Every entry that follows should be reproduced exactly.

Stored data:
==========
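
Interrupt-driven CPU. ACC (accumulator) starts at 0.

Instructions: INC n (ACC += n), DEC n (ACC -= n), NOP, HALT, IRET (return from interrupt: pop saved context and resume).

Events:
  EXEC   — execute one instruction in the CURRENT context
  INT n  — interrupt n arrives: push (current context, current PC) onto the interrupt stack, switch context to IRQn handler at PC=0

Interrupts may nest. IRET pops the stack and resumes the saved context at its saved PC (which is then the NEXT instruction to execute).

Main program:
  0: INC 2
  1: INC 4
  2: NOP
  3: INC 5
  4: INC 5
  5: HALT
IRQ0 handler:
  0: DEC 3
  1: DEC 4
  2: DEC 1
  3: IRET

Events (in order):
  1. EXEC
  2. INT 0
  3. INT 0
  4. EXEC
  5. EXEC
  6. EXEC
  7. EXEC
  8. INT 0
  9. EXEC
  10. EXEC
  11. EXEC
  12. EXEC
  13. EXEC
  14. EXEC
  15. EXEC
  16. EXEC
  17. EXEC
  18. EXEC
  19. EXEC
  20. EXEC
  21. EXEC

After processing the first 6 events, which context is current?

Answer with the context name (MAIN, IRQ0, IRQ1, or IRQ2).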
==========
Solution to this problem:
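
Interrupt-driven CPU. ACC (accumulator) starts at 0.

Instructions: INC n (ACC += n), DEC n (ACC -= n), NOP, HALT, IRET (return from interrupt: pop saved context and resume).

Events:
  EXEC   — execute one instruction in the CURRENT context
  INT n  — interrupt n arrives: push (current context, current PC) onto the interrupt stack, switch context to IRQn handler at PC=0

Interrupts may nest. IRET pops the stack and resumes the saved context at its saved PC (which is then the NEXT instruction to execute).

Main program:
  0: INC 2
  1: INC 4
  2: NOP
  3: INC 5
  4: INC 5
  5: HALT
IRQ0 handler:
  0: DEC 3
  1: DEC 4
  2: DEC 1
  3: IRET

Events (in order):
  1. EXEC
  2. INT 0
  3. INT 0
  4. EXEC
  5. EXEC
  6. EXEC
  7. EXEC
  8. INT 0
  9. EXEC
  10. EXEC
  11. EXEC
  12. EXEC
  13. EXEC
  14. EXEC
  15. EXEC
  16. EXEC
  17. EXEC
  18. EXEC
  19. EXEC
  20. EXEC
  21. EXEC

After processing the first 6 events, which context is current?

Answer with the context name (MAIN, IRQ0, IRQ1, or IRQ2).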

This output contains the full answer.